> [TASK ITEM] Quote exactly the lines running from the line with "(6): q10 -> q39" to the end of the entries, including both, and nothing else.

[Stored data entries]
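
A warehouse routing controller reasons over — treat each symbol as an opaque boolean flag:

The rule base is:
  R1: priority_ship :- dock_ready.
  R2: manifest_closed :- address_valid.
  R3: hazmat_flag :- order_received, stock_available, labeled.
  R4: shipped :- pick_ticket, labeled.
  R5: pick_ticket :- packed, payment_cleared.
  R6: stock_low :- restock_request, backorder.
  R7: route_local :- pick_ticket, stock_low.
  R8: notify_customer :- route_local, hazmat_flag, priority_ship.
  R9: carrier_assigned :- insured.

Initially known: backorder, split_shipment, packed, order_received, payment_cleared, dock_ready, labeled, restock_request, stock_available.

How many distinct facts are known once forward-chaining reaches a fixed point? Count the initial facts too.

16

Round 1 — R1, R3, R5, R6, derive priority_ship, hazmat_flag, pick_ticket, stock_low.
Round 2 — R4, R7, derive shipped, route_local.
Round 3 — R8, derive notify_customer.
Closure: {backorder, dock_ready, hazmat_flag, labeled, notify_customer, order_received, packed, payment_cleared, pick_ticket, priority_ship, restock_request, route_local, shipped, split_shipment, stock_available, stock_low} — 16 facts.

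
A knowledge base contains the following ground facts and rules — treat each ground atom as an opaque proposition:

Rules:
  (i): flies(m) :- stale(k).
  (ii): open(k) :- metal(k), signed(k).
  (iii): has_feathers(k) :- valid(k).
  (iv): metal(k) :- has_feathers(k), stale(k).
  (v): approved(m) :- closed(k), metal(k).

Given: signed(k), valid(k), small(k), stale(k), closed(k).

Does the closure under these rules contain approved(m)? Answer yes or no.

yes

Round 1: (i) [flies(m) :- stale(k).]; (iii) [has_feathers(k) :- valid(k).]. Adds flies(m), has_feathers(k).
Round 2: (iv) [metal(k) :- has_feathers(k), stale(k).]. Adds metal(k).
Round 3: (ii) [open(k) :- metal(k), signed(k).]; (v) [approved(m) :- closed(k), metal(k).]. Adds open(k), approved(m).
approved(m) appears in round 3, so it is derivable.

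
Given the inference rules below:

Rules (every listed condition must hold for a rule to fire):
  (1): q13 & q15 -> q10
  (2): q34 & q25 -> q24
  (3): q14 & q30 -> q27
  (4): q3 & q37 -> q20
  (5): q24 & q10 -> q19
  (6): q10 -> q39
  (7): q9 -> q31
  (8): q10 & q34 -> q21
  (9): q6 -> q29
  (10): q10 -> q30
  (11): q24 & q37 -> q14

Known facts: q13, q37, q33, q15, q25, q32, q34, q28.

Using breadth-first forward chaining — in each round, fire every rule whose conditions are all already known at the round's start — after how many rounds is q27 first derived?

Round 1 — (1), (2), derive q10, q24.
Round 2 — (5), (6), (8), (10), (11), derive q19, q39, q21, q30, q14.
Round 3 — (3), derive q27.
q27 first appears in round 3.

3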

> [TASK ANSWER]
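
  (6): q10 -> q39
  (7): q9 -> q31
  (8): q10 & q34 -> q21
  (9): q6 -> q29
  (10): q10 -> q30
  (11): q24 & q37 -> q14

Known facts: q13, q37, q33, q15, q25, q32, q34, q28.

Using breadth-first forward chaining — in each round, fire every rule whose conditions are all already known at the round's start — after how many rounds is q27 first derived?

Round 1 — (1), (2), derive q10, q24.
Round 2 — (5), (6), (8), (10), (11), derive q19, q39, q21, q30, q14.
Round 3 — (3), derive q27.
q27 first appears in round 3.

3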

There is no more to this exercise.